----- INFORMATION GIVEN -----
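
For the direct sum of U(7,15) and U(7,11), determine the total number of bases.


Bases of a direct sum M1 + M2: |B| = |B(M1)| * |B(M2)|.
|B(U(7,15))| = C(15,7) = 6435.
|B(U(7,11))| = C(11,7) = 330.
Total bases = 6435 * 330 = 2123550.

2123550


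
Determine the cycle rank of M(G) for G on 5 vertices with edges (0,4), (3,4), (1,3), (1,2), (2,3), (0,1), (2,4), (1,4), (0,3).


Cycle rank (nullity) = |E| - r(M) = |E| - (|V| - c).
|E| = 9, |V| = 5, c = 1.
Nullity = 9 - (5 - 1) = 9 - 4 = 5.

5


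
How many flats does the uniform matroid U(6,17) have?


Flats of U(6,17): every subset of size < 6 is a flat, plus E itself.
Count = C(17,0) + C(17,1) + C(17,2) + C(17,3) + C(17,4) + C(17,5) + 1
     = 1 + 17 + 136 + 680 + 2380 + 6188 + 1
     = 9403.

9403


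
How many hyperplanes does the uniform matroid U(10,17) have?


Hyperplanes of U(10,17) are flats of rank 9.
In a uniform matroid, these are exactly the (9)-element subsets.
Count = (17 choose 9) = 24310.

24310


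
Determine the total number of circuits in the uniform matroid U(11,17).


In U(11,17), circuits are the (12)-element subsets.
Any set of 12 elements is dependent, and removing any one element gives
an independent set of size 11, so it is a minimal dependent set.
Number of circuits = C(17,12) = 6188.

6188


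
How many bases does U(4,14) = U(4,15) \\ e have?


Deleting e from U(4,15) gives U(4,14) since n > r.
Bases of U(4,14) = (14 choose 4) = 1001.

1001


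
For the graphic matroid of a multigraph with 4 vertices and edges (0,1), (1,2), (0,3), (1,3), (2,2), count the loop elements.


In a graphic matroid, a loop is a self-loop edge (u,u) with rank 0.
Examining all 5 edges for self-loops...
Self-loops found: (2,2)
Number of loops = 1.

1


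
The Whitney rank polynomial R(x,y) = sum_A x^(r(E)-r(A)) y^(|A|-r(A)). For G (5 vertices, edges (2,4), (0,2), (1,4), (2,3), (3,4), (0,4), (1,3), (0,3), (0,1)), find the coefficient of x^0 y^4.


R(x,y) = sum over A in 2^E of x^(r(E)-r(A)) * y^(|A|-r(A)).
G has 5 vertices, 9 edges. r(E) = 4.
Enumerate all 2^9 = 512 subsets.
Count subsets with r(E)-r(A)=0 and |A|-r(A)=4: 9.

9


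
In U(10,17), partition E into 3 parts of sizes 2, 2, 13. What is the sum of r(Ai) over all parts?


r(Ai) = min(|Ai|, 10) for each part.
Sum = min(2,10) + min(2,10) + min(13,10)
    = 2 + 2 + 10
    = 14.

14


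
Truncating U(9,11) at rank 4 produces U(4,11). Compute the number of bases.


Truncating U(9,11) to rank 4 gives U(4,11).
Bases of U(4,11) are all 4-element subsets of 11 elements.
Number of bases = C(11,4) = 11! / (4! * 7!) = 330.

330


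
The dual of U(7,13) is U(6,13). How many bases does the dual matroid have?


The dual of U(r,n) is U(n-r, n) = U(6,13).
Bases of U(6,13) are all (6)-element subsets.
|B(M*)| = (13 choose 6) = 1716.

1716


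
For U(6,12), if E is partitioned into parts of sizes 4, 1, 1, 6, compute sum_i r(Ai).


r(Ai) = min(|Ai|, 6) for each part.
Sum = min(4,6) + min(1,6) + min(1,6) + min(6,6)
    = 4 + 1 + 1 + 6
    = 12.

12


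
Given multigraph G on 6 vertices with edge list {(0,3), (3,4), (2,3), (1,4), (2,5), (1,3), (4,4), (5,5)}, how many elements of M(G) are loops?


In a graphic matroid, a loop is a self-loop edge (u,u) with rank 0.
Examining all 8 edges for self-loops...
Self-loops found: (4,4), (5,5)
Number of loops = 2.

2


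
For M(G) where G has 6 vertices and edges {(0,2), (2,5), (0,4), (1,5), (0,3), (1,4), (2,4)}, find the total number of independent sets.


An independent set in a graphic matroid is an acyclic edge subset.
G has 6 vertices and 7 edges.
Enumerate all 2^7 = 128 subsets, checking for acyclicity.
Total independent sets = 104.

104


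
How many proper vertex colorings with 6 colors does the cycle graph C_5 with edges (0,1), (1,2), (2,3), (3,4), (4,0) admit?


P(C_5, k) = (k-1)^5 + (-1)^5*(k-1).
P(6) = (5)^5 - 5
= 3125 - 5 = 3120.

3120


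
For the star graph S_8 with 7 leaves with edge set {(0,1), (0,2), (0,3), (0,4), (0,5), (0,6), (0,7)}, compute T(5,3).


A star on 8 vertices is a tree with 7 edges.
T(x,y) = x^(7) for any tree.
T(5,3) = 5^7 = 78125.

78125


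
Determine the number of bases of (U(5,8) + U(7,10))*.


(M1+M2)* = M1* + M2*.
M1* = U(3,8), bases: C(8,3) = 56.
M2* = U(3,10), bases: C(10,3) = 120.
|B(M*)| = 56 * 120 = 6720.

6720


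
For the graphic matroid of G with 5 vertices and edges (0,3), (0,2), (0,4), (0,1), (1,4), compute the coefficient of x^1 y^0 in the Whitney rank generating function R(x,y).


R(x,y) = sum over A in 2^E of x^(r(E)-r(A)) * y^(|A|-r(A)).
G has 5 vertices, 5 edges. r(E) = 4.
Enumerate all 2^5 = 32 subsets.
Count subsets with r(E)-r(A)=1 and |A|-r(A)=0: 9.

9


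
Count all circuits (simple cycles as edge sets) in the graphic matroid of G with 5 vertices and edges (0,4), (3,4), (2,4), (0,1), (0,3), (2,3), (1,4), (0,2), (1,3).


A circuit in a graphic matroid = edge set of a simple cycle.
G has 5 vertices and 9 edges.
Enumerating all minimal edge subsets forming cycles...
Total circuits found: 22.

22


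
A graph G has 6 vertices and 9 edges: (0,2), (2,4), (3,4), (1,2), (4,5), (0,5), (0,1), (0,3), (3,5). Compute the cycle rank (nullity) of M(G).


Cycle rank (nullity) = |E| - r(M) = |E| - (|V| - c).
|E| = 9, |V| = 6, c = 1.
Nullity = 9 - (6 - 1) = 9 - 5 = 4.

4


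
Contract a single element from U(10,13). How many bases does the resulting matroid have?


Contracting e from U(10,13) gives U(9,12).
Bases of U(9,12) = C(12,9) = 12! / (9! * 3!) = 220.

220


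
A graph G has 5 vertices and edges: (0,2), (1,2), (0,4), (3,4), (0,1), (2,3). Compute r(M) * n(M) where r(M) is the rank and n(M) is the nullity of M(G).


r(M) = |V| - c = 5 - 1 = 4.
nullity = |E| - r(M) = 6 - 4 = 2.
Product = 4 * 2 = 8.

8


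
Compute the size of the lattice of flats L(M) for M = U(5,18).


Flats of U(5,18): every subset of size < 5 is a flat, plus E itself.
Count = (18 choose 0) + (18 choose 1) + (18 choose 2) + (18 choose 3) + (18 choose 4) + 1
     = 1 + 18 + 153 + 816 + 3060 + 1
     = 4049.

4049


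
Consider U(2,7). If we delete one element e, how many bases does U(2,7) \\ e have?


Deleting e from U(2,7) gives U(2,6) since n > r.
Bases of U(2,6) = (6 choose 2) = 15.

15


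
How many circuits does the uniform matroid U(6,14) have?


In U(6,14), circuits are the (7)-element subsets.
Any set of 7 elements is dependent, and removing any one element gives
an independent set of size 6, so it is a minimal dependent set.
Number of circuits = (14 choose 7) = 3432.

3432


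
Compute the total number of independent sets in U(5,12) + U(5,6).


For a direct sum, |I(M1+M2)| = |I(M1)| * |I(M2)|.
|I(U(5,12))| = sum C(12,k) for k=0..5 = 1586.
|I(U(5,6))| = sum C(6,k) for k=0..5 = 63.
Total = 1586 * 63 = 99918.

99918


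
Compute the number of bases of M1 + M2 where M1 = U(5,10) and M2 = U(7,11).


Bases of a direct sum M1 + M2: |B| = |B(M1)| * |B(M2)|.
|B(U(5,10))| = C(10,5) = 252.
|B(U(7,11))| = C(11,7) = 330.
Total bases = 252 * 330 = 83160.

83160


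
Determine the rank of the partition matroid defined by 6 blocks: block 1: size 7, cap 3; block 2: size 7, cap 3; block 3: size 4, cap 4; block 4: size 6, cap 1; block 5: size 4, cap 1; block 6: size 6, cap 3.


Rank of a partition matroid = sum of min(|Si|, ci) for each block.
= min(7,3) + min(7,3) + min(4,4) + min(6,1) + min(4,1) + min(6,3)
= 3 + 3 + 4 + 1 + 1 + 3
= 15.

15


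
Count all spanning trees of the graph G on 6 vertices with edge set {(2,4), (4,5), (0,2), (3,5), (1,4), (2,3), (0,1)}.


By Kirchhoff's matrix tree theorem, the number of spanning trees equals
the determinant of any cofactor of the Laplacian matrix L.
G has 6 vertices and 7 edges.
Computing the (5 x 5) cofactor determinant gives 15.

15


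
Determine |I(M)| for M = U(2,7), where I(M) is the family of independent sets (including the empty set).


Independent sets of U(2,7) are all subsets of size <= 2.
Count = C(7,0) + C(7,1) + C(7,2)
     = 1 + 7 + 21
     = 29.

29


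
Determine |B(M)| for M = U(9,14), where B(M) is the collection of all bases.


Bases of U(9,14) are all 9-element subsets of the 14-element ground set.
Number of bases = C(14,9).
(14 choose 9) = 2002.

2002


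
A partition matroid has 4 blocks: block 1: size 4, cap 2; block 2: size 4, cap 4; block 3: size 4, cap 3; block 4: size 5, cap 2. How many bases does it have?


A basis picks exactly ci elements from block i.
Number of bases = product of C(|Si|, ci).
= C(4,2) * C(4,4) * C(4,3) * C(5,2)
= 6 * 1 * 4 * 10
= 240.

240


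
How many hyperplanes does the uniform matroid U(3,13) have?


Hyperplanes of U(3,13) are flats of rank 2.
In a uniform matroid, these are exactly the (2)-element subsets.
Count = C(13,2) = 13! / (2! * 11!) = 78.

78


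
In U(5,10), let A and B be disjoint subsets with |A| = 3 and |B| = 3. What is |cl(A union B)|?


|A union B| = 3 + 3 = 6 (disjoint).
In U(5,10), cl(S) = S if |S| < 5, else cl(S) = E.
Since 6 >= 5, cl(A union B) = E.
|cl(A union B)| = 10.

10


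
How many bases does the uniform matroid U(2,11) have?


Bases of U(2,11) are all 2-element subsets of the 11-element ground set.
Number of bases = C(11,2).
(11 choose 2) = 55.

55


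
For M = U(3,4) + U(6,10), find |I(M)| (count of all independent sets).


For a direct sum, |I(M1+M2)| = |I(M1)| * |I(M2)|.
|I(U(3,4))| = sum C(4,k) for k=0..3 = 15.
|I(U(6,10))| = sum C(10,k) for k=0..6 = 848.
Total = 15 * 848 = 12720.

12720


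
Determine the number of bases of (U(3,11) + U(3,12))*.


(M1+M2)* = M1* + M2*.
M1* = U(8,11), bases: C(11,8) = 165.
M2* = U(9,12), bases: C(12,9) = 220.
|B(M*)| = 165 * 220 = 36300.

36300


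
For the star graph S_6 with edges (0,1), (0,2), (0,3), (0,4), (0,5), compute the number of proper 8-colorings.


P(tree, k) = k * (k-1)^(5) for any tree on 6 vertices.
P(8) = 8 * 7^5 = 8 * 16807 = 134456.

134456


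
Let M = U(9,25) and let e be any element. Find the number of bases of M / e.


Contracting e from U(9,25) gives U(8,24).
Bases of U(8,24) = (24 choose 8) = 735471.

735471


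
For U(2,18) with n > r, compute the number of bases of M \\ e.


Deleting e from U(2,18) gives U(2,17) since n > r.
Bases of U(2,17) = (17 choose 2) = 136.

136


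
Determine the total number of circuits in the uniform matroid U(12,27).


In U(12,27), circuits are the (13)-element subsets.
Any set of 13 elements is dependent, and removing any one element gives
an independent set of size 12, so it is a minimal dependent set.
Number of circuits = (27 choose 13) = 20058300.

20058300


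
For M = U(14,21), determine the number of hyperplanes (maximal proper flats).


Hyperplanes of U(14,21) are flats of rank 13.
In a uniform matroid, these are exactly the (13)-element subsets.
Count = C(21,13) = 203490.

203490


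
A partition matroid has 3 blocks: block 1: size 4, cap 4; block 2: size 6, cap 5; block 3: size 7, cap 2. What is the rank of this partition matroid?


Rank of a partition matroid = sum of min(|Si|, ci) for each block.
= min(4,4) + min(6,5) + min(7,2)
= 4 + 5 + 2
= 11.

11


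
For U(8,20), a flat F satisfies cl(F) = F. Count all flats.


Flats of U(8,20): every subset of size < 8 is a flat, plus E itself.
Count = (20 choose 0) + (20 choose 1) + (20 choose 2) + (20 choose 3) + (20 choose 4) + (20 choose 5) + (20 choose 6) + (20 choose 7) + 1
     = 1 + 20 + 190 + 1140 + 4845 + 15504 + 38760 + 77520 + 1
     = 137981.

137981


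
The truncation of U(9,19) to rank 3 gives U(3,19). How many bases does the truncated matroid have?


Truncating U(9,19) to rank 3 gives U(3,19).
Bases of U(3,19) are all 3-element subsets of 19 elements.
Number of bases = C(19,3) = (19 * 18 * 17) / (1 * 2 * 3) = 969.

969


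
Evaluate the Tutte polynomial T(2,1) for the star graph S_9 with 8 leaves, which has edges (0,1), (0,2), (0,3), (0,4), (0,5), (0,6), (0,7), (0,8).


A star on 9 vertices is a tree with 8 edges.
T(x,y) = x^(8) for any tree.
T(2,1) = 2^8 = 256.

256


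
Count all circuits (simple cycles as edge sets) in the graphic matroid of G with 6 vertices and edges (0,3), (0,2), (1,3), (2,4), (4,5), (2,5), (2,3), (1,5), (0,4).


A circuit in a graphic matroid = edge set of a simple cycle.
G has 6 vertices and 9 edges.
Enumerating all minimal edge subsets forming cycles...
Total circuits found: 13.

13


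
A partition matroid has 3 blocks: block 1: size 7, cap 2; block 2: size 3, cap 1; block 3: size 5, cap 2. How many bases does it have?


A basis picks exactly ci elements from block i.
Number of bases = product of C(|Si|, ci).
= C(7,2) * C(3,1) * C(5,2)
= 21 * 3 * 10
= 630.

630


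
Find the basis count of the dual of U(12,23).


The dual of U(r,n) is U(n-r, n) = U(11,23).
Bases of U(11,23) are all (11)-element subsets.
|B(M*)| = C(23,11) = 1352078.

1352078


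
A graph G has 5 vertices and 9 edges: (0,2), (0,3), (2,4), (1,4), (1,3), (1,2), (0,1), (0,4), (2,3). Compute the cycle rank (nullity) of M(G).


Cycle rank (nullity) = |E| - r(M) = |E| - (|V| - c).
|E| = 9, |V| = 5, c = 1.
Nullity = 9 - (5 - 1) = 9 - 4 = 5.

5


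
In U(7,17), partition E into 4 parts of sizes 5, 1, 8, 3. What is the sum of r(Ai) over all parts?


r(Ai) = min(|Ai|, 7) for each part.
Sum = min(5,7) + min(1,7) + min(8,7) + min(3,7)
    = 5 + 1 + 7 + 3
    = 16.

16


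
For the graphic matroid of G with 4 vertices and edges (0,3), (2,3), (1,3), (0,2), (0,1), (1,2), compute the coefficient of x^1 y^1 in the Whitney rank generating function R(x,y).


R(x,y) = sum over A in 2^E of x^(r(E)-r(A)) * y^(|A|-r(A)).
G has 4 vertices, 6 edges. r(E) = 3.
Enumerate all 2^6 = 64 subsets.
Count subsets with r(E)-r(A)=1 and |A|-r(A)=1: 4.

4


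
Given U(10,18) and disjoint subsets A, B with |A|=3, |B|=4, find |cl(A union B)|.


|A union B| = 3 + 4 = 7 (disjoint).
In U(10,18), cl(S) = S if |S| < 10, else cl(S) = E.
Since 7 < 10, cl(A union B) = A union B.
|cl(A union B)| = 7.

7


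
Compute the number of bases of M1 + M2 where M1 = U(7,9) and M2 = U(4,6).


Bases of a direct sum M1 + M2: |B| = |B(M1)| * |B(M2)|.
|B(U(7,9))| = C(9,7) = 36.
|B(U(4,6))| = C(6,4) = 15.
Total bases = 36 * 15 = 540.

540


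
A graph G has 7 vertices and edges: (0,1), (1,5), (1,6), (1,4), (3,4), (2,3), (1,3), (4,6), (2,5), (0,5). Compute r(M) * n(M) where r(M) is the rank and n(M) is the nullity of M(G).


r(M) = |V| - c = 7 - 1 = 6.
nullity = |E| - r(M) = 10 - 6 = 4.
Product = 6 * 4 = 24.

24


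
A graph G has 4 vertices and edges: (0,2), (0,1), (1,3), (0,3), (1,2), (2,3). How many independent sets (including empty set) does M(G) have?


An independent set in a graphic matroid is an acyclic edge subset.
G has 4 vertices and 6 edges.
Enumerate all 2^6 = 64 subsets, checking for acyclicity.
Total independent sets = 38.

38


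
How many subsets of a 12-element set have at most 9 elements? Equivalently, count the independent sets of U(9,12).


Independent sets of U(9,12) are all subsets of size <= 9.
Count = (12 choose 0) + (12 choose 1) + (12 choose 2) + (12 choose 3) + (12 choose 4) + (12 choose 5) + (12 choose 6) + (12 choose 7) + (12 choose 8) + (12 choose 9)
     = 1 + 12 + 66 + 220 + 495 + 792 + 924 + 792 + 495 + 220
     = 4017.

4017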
-----
● ASSIGNED TASK
All lines from the one with "A graph G has 4" through the end of the records need to be copied exactly, and no other lines.

● ANSWER SPACE
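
A graph G has 4 vertices and edges: (0,2), (0,1), (1,3), (0,3), (1,2), (2,3). How many independent sets (including empty set) does M(G) have?


An independent set in a graphic matroid is an acyclic edge subset.
G has 4 vertices and 6 edges.
Enumerate all 2^6 = 64 subsets, checking for acyclicity.
Total independent sets = 38.

38


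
How many subsets of a 12-element set have at most 9 elements? Equivalently, count the independent sets of U(9,12).


Independent sets of U(9,12) are all subsets of size <= 9.
Count = (12 choose 0) + (12 choose 1) + (12 choose 2) + (12 choose 3) + (12 choose 4) + (12 choose 5) + (12 choose 6) + (12 choose 7) + (12 choose 8) + (12 choose 9)
     = 1 + 12 + 66 + 220 + 495 + 792 + 924 + 792 + 495 + 220
     = 4017.

4017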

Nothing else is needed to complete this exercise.